ABOUT THIS TASK >>
An exact transcription of the lines below, from the first through the one containing "Input tokens (positions are 0-indexed): num", is the only output wanted.
═══ SOURCE MATERIAL ═══
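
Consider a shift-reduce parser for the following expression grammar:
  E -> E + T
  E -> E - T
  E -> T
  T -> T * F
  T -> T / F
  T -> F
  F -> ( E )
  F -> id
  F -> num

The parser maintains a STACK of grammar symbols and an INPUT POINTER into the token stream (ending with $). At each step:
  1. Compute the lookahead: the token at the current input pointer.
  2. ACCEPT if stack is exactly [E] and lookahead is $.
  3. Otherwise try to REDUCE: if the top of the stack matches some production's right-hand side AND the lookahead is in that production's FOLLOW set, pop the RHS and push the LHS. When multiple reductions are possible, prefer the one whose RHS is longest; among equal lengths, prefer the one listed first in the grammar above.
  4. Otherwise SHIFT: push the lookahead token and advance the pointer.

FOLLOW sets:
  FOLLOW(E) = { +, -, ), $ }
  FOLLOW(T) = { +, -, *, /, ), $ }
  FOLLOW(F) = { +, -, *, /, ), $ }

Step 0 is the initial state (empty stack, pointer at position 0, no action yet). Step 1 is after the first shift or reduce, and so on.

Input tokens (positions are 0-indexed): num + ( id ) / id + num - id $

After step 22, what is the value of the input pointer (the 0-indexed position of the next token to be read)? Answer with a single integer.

Answer: 9

Derivation:
Step 1: shift num. Stack=[num] ptr=1 lookahead=+ remaining=[+ ( id ) / id + num - id $]
Step 2: reduce F->num. Stack=[F] ptr=1 lookahead=+ remaining=[+ ( id ) / id + num - id $]
Step 3: reduce T->F. Stack=[T] ptr=1 lookahead=+ remaining=[+ ( id ) / id + num - id $]
Step 4: reduce E->T. Stack=[E] ptr=1 lookahead=+ remaining=[+ ( id ) / id + num - id $]
Step 5: shift +. Stack=[E +] ptr=2 lookahead=( remaining=[( id ) / id + num - id $]
Step 6: shift (. Stack=[E + (] ptr=3 lookahead=id remaining=[id ) / id + num - id $]
Step 7: shift id. Stack=[E + ( id] ptr=4 lookahead=) remaining=[) / id + num - id $]
Step 8: reduce F->id. Stack=[E + ( F] ptr=4 lookahead=) remaining=[) / id + num - id $]
Step 9: reduce T->F. Stack=[E + ( T] ptr=4 lookahead=) remaining=[) / id + num - id $]
Step 10: reduce E->T. Stack=[E + ( E] ptr=4 lookahead=) remaining=[) / id + num - id $]
Step 11: shift ). Stack=[E + ( E )] ptr=5 lookahead=/ remaining=[/ id + num - id $]
Step 12: reduce F->( E ). Stack=[E + F] ptr=5 lookahead=/ remaining=[/ id + num - id $]
Step 13: reduce T->F. Stack=[E + T] ptr=5 lookahead=/ remaining=[/ id + num - id $]
Step 14: shift /. Stack=[E + T /] ptr=6 lookahead=id remaining=[id + num - id $]
Step 15: shift id. Stack=[E + T / id] ptr=7 lookahead=+ remaining=[+ num - id $]
Step 16: reduce F->id. Stack=[E + T / F] ptr=7 lookahead=+ remaining=[+ num - id $]
Step 17: reduce T->T / F. Stack=[E + T] ptr=7 lookahead=+ remaining=[+ num - id $]
Step 18: reduce E->E + T. Stack=[E] ptr=7 lookahead=+ remaining=[+ num - id $]
Step 19: shift +. Stack=[E +] ptr=8 lookahead=num remaining=[num - id $]
Step 20: shift num. Stack=[E + num] ptr=9 lookahead=- remaining=[- id $]
Step 21: reduce F->num. Stack=[E + F] ptr=9 lookahead=- remaining=[- id $]
Step 22: reduce T->F. Stack=[E + T] ptr=9 lookahead=- remaining=[- id $]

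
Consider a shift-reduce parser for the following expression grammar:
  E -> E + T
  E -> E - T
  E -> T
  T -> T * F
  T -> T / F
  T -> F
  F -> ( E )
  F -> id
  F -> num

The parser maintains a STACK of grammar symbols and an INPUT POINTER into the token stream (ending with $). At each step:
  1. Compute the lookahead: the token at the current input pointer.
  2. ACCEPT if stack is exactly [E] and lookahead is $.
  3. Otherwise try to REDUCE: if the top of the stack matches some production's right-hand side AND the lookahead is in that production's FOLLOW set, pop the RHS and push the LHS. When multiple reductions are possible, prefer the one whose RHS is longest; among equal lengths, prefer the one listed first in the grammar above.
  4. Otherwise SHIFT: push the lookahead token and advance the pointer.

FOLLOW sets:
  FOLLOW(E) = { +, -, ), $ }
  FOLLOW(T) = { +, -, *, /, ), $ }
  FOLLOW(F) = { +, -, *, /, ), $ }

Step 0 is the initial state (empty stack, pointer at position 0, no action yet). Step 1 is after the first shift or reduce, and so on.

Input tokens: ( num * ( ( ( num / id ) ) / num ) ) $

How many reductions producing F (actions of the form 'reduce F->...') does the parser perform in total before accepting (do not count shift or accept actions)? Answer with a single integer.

Answer: 8

Derivation:
Step 1: shift (. Stack=[(] ptr=1 lookahead=num remaining=[num * ( ( ( num / id ) ) / num ) ) $]
Step 2: shift num. Stack=[( num] ptr=2 lookahead=* remaining=[* ( ( ( num / id ) ) / num ) ) $]
Step 3: reduce F->num. Stack=[( F] ptr=2 lookahead=* remaining=[* ( ( ( num / id ) ) / num ) ) $]
Step 4: reduce T->F. Stack=[( T] ptr=2 lookahead=* remaining=[* ( ( ( num / id ) ) / num ) ) $]
Step 5: shift *. Stack=[( T *] ptr=3 lookahead=( remaining=[( ( ( num / id ) ) / num ) ) $]
Step 6: shift (. Stack=[( T * (] ptr=4 lookahead=( remaining=[( ( num / id ) ) / num ) ) $]
Step 7: shift (. Stack=[( T * ( (] ptr=5 lookahead=( remaining=[( num / id ) ) / num ) ) $]
Step 8: shift (. Stack=[( T * ( ( (] ptr=6 lookahead=num remaining=[num / id ) ) / num ) ) $]
Step 9: shift num. Stack=[( T * ( ( ( num] ptr=7 lookahead=/ remaining=[/ id ) ) / num ) ) $]
Step 10: reduce F->num. Stack=[( T * ( ( ( F] ptr=7 lookahead=/ remaining=[/ id ) ) / num ) ) $]
Step 11: reduce T->F. Stack=[( T * ( ( ( T] ptr=7 lookahead=/ remaining=[/ id ) ) / num ) ) $]
Step 12: shift /. Stack=[( T * ( ( ( T /] ptr=8 lookahead=id remaining=[id ) ) / num ) ) $]
Step 13: shift id. Stack=[( T * ( ( ( T / id] ptr=9 lookahead=) remaining=[) ) / num ) ) $]
Step 14: reduce F->id. Stack=[( T * ( ( ( T / F] ptr=9 lookahead=) remaining=[) ) / num ) ) $]
Step 15: reduce T->T / F. Stack=[( T * ( ( ( T] ptr=9 lookahead=) remaining=[) ) / num ) ) $]
Step 16: reduce E->T. Stack=[( T * ( ( ( E] ptr=9 lookahead=) remaining=[) ) / num ) ) $]
Step 17: shift ). Stack=[( T * ( ( ( E )] ptr=10 lookahead=) remaining=[) / num ) ) $]
Step 18: reduce F->( E ). Stack=[( T * ( ( F] ptr=10 lookahead=) remaining=[) / num ) ) $]
Step 19: reduce T->F. Stack=[( T * ( ( T] ptr=10 lookahead=) remaining=[) / num ) ) $]
Step 20: reduce E->T. Stack=[( T * ( ( E] ptr=10 lookahead=) remaining=[) / num ) ) $]
Step 21: shift ). Stack=[( T * ( ( E )] ptr=11 lookahead=/ remaining=[/ num ) ) $]
Step 22: reduce F->( E ). Stack=[( T * ( F] ptr=11 lookahead=/ remaining=[/ num ) ) $]
Step 23: reduce T->F. Stack=[( T * ( T] ptr=11 lookahead=/ remaining=[/ num ) ) $]
Step 24: shift /. Stack=[( T * ( T /] ptr=12 lookahead=num remaining=[num ) ) $]
Step 25: shift num. Stack=[( T * ( T / num] ptr=13 lookahead=) remaining=[) ) $]
Step 26: reduce F->num. Stack=[( T * ( T / F] ptr=13 lookahead=) remaining=[) ) $]
Step 27: reduce T->T / F. Stack=[( T * ( T] ptr=13 lookahead=) remaining=[) ) $]
Step 28: reduce E->T. Stack=[( T * ( E] ptr=13 lookahead=) remaining=[) ) $]
Step 29: shift ). Stack=[( T * ( E )] ptr=14 lookahead=) remaining=[) $]
Step 30: reduce F->( E ). Stack=[( T * F] ptr=14 lookahead=) remaining=[) $]
Step 31: reduce T->T * F. Stack=[( T] ptr=14 lookahead=) remaining=[) $]
Step 32: reduce E->T. Stack=[( E] ptr=14 lookahead=) remaining=[) $]
Step 33: shift ). Stack=[( E )] ptr=15 lookahead=$ remaining=[$]
Step 34: reduce F->( E ). Stack=[F] ptr=15 lookahead=$ remaining=[$]
Step 35: reduce T->F. Stack=[T] ptr=15 lookahead=$ remaining=[$]
Step 36: reduce E->T. Stack=[E] ptr=15 lookahead=$ remaining=[$]
Step 37: accept. Stack=[E] ptr=15 lookahead=$ remaining=[$]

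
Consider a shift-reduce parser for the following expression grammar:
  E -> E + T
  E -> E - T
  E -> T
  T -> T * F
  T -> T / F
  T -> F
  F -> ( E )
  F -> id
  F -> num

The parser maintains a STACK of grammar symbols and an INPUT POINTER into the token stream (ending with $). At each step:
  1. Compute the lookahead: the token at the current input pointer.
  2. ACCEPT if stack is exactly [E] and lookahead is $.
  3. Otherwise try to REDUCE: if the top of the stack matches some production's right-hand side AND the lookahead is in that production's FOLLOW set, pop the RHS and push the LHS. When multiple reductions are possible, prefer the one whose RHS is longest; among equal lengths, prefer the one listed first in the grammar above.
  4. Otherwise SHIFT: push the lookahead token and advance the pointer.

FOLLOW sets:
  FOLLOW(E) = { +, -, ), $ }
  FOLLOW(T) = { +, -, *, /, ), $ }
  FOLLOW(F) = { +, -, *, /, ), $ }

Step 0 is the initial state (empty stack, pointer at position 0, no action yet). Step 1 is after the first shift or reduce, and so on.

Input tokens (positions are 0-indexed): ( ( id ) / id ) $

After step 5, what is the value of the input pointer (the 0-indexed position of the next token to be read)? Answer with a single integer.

Answer: 3

Derivation:
Step 1: shift (. Stack=[(] ptr=1 lookahead=( remaining=[( id ) / id ) $]
Step 2: shift (. Stack=[( (] ptr=2 lookahead=id remaining=[id ) / id ) $]
Step 3: shift id. Stack=[( ( id] ptr=3 lookahead=) remaining=[) / id ) $]
Step 4: reduce F->id. Stack=[( ( F] ptr=3 lookahead=) remaining=[) / id ) $]
Step 5: reduce T->F. Stack=[( ( T] ptr=3 lookahead=) remaining=[) / id ) $]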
═══
EXERCISE ANSWER >>
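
Consider a shift-reduce parser for the following expression grammar:
  E -> E + T
  E -> E - T
  E -> T
  T -> T * F
  T -> T / F
  T -> F
  F -> ( E )
  F -> id
  F -> num

The parser maintains a STACK of grammar symbols and an INPUT POINTER into the token stream (ending with $). At each step:
  1. Compute the lookahead: the token at the current input pointer.
  2. ACCEPT if stack is exactly [E] and lookahead is $.
  3. Otherwise try to REDUCE: if the top of the stack matches some production's right-hand side AND the lookahead is in that production's FOLLOW set, pop the RHS and push the LHS. When multiple reductions are possible, prefer the one whose RHS is longest; among equal lengths, prefer the one listed first in the grammar above.
  4. Otherwise SHIFT: push the lookahead token and advance the pointer.

FOLLOW sets:
  FOLLOW(E) = { +, -, ), $ }
  FOLLOW(T) = { +, -, *, /, ), $ }
  FOLLOW(F) = { +, -, *, /, ), $ }

Step 0 is the initial state (empty stack, pointer at position 0, no action yet). Step 1 is after the first shift or reduce, and so on.

Input tokens (positions are 0-indexed): num + ( id ) / id + num - id $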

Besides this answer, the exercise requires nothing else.